DATASET EXCERPTS.
__________________________________________________
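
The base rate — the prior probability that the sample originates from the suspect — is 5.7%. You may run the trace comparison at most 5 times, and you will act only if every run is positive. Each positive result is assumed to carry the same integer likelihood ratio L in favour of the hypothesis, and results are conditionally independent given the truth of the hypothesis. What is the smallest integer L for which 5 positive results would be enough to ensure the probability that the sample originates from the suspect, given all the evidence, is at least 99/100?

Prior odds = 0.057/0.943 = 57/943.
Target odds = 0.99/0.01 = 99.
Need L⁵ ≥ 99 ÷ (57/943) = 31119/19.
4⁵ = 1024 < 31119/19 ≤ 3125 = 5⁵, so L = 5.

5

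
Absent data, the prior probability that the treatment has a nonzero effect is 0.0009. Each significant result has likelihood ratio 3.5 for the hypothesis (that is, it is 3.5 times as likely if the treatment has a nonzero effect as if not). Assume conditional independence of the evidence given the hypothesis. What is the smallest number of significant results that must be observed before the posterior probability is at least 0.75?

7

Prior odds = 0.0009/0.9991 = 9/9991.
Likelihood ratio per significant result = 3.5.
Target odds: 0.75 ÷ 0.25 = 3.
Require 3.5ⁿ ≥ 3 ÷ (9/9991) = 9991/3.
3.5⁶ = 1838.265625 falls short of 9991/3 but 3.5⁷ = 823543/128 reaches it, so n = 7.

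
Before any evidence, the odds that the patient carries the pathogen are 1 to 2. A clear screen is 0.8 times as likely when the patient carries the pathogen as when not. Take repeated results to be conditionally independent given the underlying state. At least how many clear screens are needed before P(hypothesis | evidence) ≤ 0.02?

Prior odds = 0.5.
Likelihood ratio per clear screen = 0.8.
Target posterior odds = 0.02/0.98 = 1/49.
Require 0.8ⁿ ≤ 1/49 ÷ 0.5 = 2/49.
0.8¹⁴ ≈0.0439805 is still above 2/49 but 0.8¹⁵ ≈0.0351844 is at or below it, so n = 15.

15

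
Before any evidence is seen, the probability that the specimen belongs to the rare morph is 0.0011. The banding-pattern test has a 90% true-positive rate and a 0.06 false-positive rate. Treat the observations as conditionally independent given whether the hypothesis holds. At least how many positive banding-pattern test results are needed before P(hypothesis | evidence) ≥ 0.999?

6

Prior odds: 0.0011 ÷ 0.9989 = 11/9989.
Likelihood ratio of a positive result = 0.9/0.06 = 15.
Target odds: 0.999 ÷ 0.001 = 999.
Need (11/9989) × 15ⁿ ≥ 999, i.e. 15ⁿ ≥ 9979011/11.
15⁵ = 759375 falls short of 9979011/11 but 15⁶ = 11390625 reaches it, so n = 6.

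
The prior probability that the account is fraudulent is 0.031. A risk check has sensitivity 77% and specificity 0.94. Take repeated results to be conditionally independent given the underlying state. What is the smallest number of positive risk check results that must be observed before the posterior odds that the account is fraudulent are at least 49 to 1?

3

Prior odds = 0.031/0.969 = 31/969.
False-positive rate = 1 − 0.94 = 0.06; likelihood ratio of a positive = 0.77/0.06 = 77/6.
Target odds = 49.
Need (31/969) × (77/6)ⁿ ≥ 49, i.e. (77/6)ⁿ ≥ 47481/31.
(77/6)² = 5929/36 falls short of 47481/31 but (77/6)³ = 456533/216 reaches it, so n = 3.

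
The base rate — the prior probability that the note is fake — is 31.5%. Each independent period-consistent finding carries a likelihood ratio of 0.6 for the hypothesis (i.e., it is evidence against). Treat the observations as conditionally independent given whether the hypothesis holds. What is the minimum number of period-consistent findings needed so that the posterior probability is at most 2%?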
__________________________________________________
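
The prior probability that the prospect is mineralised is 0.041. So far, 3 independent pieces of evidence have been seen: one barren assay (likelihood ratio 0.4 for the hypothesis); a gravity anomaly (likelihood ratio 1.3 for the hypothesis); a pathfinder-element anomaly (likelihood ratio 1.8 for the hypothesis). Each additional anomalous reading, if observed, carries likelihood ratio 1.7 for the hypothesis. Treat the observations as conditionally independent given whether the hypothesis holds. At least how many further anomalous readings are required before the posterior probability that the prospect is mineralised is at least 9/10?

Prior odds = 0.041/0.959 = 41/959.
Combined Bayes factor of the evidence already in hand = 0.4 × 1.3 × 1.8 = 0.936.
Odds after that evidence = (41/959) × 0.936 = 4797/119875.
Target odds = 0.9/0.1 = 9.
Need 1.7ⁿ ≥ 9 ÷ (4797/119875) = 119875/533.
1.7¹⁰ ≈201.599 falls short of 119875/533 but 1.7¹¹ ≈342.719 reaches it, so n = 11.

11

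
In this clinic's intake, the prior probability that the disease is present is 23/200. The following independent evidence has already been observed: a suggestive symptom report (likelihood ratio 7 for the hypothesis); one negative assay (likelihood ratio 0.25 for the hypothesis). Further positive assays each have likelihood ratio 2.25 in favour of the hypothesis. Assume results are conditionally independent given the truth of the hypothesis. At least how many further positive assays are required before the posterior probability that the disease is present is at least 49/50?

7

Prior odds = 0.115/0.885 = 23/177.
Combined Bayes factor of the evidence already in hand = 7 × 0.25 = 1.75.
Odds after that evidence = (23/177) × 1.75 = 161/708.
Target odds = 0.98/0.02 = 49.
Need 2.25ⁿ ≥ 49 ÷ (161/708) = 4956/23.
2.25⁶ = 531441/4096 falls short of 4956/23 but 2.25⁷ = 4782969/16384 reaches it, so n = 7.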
__________________________________________________
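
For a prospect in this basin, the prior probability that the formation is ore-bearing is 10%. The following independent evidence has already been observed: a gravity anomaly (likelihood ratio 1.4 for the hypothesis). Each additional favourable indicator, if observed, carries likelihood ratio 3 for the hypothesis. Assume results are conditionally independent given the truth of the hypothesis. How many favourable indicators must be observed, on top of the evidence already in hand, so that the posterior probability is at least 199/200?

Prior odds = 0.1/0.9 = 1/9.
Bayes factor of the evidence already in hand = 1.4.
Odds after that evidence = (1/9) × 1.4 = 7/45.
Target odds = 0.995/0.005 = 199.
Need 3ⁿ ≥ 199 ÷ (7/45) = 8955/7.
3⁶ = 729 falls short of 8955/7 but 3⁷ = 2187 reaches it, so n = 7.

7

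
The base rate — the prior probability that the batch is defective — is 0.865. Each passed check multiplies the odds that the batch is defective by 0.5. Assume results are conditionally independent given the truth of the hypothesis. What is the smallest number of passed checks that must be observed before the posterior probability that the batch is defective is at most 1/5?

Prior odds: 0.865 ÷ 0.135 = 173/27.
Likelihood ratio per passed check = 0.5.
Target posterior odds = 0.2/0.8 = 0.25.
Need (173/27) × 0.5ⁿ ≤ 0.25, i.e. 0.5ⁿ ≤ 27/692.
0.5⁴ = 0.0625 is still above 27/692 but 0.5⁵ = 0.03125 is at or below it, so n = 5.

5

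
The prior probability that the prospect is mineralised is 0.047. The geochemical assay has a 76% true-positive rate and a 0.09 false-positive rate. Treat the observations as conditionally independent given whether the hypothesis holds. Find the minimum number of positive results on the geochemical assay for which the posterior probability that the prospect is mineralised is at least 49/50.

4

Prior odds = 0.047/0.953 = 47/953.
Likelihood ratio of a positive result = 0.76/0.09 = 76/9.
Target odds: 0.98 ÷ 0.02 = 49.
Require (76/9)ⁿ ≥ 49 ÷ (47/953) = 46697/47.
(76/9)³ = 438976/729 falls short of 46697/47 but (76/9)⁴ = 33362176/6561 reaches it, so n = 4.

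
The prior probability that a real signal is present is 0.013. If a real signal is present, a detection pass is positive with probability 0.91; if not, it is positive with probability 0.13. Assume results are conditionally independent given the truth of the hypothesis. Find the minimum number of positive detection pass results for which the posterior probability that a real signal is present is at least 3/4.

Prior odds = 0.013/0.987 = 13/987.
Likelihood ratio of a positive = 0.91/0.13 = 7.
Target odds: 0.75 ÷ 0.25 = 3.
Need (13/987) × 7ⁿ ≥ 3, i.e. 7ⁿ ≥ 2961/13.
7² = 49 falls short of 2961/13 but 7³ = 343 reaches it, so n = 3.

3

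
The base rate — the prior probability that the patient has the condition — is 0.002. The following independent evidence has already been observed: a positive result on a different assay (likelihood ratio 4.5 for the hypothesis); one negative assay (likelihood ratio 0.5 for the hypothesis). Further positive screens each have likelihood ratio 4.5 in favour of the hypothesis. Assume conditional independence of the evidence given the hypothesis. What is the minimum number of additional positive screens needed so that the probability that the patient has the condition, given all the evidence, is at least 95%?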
__________________________________________________
PROBLEM TO SOLVE. Copy the entries above exactly, but only from the line holding "The prior probability that the account" through the line holding "The base rate — the prior probability that the note", both included.

FINISHED TASK.
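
The prior probability that the account is fraudulent is 0.031. A risk check has sensitivity 77% and specificity 0.94. Take repeated results to be conditionally independent given the underlying state. What is the smallest number of positive risk check results that must be observed before the posterior odds that the account is fraudulent are at least 49 to 1?

3

Prior odds = 0.031/0.969 = 31/969.
False-positive rate = 1 − 0.94 = 0.06; likelihood ratio of a positive = 0.77/0.06 = 77/6.
Target odds = 49.
Need (31/969) × (77/6)ⁿ ≥ 49, i.e. (77/6)ⁿ ≥ 47481/31.
(77/6)² = 5929/36 falls short of 47481/31 but (77/6)³ = 456533/216 reaches it, so n = 3.

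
The base rate — the prior probability that the note is fake — is 31.5%. Each independent period-consistent finding carries a likelihood ratio of 0.6 for the hypothesis (i.e., it is evidence against). Treat the observations as conditionally independent given whether the hypothesis holds. What is the minimum number of period-consistent findings needed so that the posterior probability is at most 2%?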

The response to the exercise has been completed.